WORK REQUIRED:
Only an exact copy of the records, from the line with "For cis-1-bromo-3-phenylcyclohexane, calculate" through the last line, is wanted.

Saved entries:
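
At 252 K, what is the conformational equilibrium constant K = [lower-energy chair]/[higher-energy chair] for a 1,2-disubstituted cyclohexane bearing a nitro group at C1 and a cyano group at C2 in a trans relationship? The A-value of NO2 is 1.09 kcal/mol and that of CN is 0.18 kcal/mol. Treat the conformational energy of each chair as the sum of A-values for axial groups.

K ≈ 12.6

C1 and C2 have opposite parity, so for the trans isomer the two substituents are e,e in one chair and a,a in the other.
Chair I (nitro axial, cyano axial): E = 1.27 kcal/mol; chair II (nitro equatorial, cyano equatorial): E = 0.00 kcal/mol.
ΔG = 1.27 kcal/mol between the two chairs.
K = exp(ΔG/RT) with R = 1.987×10⁻³ kcal mol⁻¹ K⁻¹ and T = 252 K gives K ≈ 12.6.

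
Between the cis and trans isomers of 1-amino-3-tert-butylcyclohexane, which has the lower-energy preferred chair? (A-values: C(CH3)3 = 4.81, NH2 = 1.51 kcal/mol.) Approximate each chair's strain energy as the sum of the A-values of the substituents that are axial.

cis

At 1,3 positions (parity same): cis → (e,e or a,a); trans → (a,e or e,a).
Best chair for cis: E = 0.00 kcal/mol; best chair for trans: E = 1.51 kcal/mol.
The cis isomer is lower by 1.51 kcal/mol.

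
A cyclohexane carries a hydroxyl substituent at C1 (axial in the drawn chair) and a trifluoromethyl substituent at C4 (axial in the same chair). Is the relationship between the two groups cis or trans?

trans

C1 and C4 have opposite parity, so their axial bonds point in opposite directions.
With opposite-parity carbons, two substituents on the same face are one axial and one equatorial; opposite faces give both axial or both equatorial.
Here the groups are axial/axial → opposite face → trans.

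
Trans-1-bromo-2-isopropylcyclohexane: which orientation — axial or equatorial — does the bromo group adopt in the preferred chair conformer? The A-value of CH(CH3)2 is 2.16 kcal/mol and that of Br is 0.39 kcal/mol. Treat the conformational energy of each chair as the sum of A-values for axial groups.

equatorial

C1 and C2 have opposite parity, so for the trans isomer the two substituents are e,e in one chair and a,a in the other.
Chair I (isopropyl axial, bromo axial): E = 2.55 kcal/mol.
Chair II (isopropyl equatorial, bromo equatorial): E = 0.00 kcal/mol.
Chair II is the more stable (lower-energy) conformer, and in that chair the bromo group is equatorial.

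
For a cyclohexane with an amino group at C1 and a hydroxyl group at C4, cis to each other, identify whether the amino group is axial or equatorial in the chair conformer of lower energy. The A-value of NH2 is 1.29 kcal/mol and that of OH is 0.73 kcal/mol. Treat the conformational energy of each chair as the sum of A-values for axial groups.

equatorial

C1 and C4 have opposite parity, so for the cis isomer the two substituents are one axial and one equatorial in each chair.
Chair I (amino axial, hydroxyl equatorial): E = 1.29 kcal/mol.
Chair II (amino equatorial, hydroxyl axial): E = 0.73 kcal/mol.
Chair II is the more stable (lower-energy) conformer, and in that chair the amino group is equatorial.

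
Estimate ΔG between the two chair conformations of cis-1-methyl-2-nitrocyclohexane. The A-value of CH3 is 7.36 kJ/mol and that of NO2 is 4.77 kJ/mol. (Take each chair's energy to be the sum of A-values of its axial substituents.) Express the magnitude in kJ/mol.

2.59 kJ/mol

C1 and C2 have opposite parity, so for the cis isomer the two substituents are one axial and one equatorial in each chair.
Chair I (methyl axial, nitro equatorial): E = 7.36 kJ/mol.
Chair II (methyl equatorial, nitro axial): E = 4.77 kJ/mol.
ΔE = 7.36 − 4.77 = 2.59 kJ/mol; chair II is more stable.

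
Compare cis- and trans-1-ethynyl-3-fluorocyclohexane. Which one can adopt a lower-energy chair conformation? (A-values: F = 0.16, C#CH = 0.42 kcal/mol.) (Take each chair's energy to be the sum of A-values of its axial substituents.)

At 1,3 positions (parity same): cis → (e,e or a,a); trans → (a,e or e,a).
Best chair for cis: E = 0.00 kcal/mol; best chair for trans: E = 0.16 kcal/mol.
The cis isomer is lower by 0.16 kcal/mol.

cis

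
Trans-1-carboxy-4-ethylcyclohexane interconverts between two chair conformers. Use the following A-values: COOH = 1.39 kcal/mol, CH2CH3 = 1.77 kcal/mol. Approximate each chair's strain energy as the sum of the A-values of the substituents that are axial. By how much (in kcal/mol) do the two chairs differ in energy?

C1 and C4 have opposite parity, so for the trans isomer the two substituents are e,e in one chair and a,a in the other.
Chair I (carboxyl axial, ethyl axial): E = 3.16 kcal/mol.
Chair II (carboxyl equatorial, ethyl equatorial): E = 0.00 kcal/mol.
ΔE = 3.16 − 0.00 = 3.16 kcal/mol; chair II is more stable.

3.16 kcal/mol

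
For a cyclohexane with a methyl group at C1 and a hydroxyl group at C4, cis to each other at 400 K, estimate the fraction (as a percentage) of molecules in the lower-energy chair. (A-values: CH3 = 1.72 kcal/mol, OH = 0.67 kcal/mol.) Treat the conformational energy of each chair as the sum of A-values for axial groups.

C1 and C4 have opposite parity, so for the cis isomer the two substituents are one axial and one equatorial in each chair.
Chair I (methyl axial, hydroxyl equatorial): E = 1.72 kcal/mol; chair II (methyl equatorial, hydroxyl axial): E = 0.67 kcal/mol.
ΔG = 1.05 kcal/mol between the two chairs.
K = exp(ΔG/RT) with R = 1.987×10⁻³ kcal mol⁻¹ K⁻¹ and T = 400 K gives K ≈ 3.75.
Fraction in the lower-energy chair = K/(K+1) = 78.9%.

78.9%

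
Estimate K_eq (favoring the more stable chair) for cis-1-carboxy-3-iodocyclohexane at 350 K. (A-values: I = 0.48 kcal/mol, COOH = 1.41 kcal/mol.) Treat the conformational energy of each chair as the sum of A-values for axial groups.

K ≈ 15.1

C1 and C3 have the same parity, so for the cis isomer the two substituents are e,e in one chair and a,a in the other.
Chair I (iodo axial, carboxyl axial): E = 1.89 kcal/mol; chair II (iodo equatorial, carboxyl equatorial): E = 0.00 kcal/mol.
ΔG = 1.89 kcal/mol between the two chairs.
K = exp(ΔG/RT) with R = 1.987×10⁻³ kcal mol⁻¹ K⁻¹ and T = 350 K gives K ≈ 15.1.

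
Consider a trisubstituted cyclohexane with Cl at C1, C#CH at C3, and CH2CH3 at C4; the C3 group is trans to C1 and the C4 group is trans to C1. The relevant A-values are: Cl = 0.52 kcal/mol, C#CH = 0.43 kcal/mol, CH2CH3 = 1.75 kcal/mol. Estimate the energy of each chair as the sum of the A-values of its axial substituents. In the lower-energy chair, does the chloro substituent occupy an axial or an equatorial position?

equatorial

Chair I (chloro axial, ethynyl equatorial, ethyl axial): E = 2.27 kcal/mol.
Chair II (chloro equatorial, ethynyl axial, ethyl equatorial): E = 0.43 kcal/mol.
Chair II is the more stable (lower-energy) conformer, and in that chair the chloro group is equatorial.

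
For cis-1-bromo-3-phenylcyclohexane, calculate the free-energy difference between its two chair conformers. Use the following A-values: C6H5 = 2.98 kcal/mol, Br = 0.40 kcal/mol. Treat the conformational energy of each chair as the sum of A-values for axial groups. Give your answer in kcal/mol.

C1 and C3 have the same parity, so for the cis isomer the two substituents are e,e in one chair and a,a in the other.
Chair I (phenyl axial, bromo axial): E = 3.38 kcal/mol.
Chair II (phenyl equatorial, bromo equatorial): E = 0.00 kcal/mol.
ΔE = 3.38 − 0.00 = 3.38 kcal/mol; chair II is more stable.

3.38 kcal/mol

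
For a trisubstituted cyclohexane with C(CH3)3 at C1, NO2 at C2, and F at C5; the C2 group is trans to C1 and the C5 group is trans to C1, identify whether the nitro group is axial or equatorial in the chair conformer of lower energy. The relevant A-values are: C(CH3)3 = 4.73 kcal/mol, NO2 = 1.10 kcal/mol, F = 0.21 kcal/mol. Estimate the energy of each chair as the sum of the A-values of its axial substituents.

Chair I (tert-butyl axial, nitro axial, fluoro equatorial): E = 5.83 kcal/mol.
Chair II (tert-butyl equatorial, nitro equatorial, fluoro axial): E = 0.21 kcal/mol.
Chair II is the more stable (lower-energy) conformer, and in that chair the nitro group is equatorial.

equatorial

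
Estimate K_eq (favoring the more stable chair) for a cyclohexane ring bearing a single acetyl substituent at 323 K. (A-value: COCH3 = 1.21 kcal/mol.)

One chair has the acetyl group axial (E = 1.21 kcal/mol) and the other has it equatorial (E = 0).
ΔG = 1.21 kcal/mol between the two chairs.
K = exp(ΔG/RT) with R = 1.987×10⁻³ kcal mol⁻¹ K⁻¹ and T = 323 K gives K ≈ 6.59.

K ≈ 6.59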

OUTPUT FOR THIS EXERCISE:
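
For cis-1-bromo-3-phenylcyclohexane, calculate the free-energy difference between its two chair conformers. Use the following A-values: C6H5 = 2.98 kcal/mol, Br = 0.40 kcal/mol. Treat the conformational energy of each chair as the sum of A-values for axial groups. Give your answer in kcal/mol.

C1 and C3 have the same parity, so for the cis isomer the two substituents are e,e in one chair and a,a in the other.
Chair I (phenyl axial, bromo axial): E = 3.38 kcal/mol.
Chair II (phenyl equatorial, bromo equatorial): E = 0.00 kcal/mol.
ΔE = 3.38 − 0.00 = 3.38 kcal/mol; chair II is more stable.

3.38 kcal/mol

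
For a trisubstituted cyclohexane with C(CH3)3 at C1, NO2 at C2, and F at C5; the C2 group is trans to C1 and the C5 group is trans to C1, identify whether the nitro group is axial or equatorial in the chair conformer of lower energy. The relevant A-values are: C(CH3)3 = 4.73 kcal/mol, NO2 = 1.10 kcal/mol, F = 0.21 kcal/mol. Estimate the energy of each chair as the sum of the A-values of its axial substituents.

Chair I (tert-butyl axial, nitro axial, fluoro equatorial): E = 5.83 kcal/mol.
Chair II (tert-butyl equatorial, nitro equatorial, fluoro axial): E = 0.21 kcal/mol.
Chair II is the more stable (lower-energy) conformer, and in that chair the nitro group is equatorial.

equatorial

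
Estimate K_eq (favoring the more stable chair) for a cyclohexane ring bearing a single acetyl substituent at 323 K. (A-value: COCH3 = 1.21 kcal/mol.)

One chair has the acetyl group axial (E = 1.21 kcal/mol) and the other has it equatorial (E = 0).
ΔG = 1.21 kcal/mol between the two chairs.
K = exp(ΔG/RT) with R = 1.987×10⁻³ kcal mol⁻¹ K⁻¹ and T = 323 K gives K ≈ 6.59.

K ≈ 6.59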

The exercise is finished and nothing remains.